◆ **What you will do**
A complete, exact copy of the records is needed here.
= = = = = = =
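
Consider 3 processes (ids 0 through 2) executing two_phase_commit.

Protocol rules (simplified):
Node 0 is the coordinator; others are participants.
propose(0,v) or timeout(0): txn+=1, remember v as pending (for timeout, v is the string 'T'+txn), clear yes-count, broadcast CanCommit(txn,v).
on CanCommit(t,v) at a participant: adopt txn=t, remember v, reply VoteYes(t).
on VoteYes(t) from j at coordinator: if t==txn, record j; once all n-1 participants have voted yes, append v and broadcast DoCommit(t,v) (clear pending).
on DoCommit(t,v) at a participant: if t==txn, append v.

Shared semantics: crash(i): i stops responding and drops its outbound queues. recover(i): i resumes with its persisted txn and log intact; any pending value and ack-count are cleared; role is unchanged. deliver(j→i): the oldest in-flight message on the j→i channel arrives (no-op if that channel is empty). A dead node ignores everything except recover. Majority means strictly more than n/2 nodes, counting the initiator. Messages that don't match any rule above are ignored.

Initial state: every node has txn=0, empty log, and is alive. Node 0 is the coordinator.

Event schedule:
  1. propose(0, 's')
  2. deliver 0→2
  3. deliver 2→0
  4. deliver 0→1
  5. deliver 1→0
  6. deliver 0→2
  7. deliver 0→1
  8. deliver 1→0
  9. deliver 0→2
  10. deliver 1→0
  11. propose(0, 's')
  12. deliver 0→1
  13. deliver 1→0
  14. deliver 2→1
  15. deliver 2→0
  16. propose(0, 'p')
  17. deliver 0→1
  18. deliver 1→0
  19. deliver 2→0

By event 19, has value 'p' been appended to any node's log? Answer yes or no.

e1 propose(0,'s'): 0[coor,t=1,-]
e2 deliver 0→2: 2[part,t=1,-]
e3 deliver 2→0: ·
e4 deliver 0→1: 1[part,t=1,-]
e5 deliver 1→0: 0[coor,t=1,s]
e6 deliver 0→2: 2[part,t=1,s]
e7 deliver 0→1: 1[part,t=1,s]
e8 deliver 1→0: ·
e9 deliver 0→2: ·
e10 deliver 1→0: ·
e11 propose(0,'s'): 0[coor,t=2,s]
e12 deliver 0→1: 1[part,t=2,s]
e13 deliver 1→0: ·
e14 deliver 2→1: ·
e15 deliver 2→0: ·
e16 propose(0,'p'): 0[coor,t=3,s]
e17 deliver 0→1: 1[part,t=3,s]
e18 deliver 1→0: ·
e19 deliver 2→0: ·

no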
= = = = = = =
◆ **Answer for this exercise**
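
Consider 3 processes (ids 0 through 2) executing two_phase_commit.

Protocol rules (simplified):
Node 0 is the coordinator; others are participants.
propose(0,v) or timeout(0): txn+=1, remember v as pending (for timeout, v is the string 'T'+txn), clear yes-count, broadcast CanCommit(txn,v).
on CanCommit(t,v) at a participant: adopt txn=t, remember v, reply VoteYes(t).
on VoteYes(t) from j at coordinator: if t==txn, record j; once all n-1 participants have voted yes, append v and broadcast DoCommit(t,v) (clear pending).
on DoCommit(t,v) at a participant: if t==txn, append v.

Shared semantics: crash(i): i stops responding and drops its outbound queues. recover(i): i resumes with its persisted txn and log intact; any pending value and ack-count are cleared; role is unchanged. deliver(j→i): the oldest in-flight message on the j→i channel arrives (no-op if that channel is empty). A dead node ignores everything except recover. Majority means strictly more than n/2 nodes, counting the initiator. Messages that don't match any rule above are ignored.

Initial state: every node has txn=0, empty log, and is alive. Node 0 is the coordinator.

Event schedule:
  1. propose(0, 's')
  2. deliver 0→2
  3. deliver 2→0
  4. deliver 0→1
  5. deliver 1→0
  6. deliver 0→2
  7. deliver 0→1
  8. deliver 1→0
  9. deliver 0→2
  10. deliver 1→0
  11. propose(0, 's')
  12. deliver 0→1
  13. deliver 1→0
  14. deliver 2→1
  15. deliver 2→0
  16. propose(0, 'p')
  17. deliver 0→1
  18. deliver 1→0
  19. deliver 2→0

By event 19, has value 'p' been appended to any node's log? Answer yes or no.

e1 propose(0,'s'): 0[coor,t=1,-]
e2 deliver 0→2: 2[part,t=1,-]
e3 deliver 2→0: ·
e4 deliver 0→1: 1[part,t=1,-]
e5 deliver 1→0: 0[coor,t=1,s]
e6 deliver 0→2: 2[part,t=1,s]
e7 deliver 0→1: 1[part,t=1,s]
e8 deliver 1→0: ·
e9 deliver 0→2: ·
e10 deliver 1→0: ·
e11 propose(0,'s'): 0[coor,t=2,s]
e12 deliver 0→1: 1[part,t=2,s]
e13 deliver 1→0: ·
e14 deliver 2→1: ·
e15 deliver 2→0: ·
e16 propose(0,'p'): 0[coor,t=3,s]
e17 deliver 0→1: 1[part,t=3,s]
e18 deliver 1→0: ·
e19 deliver 2→0: ·

no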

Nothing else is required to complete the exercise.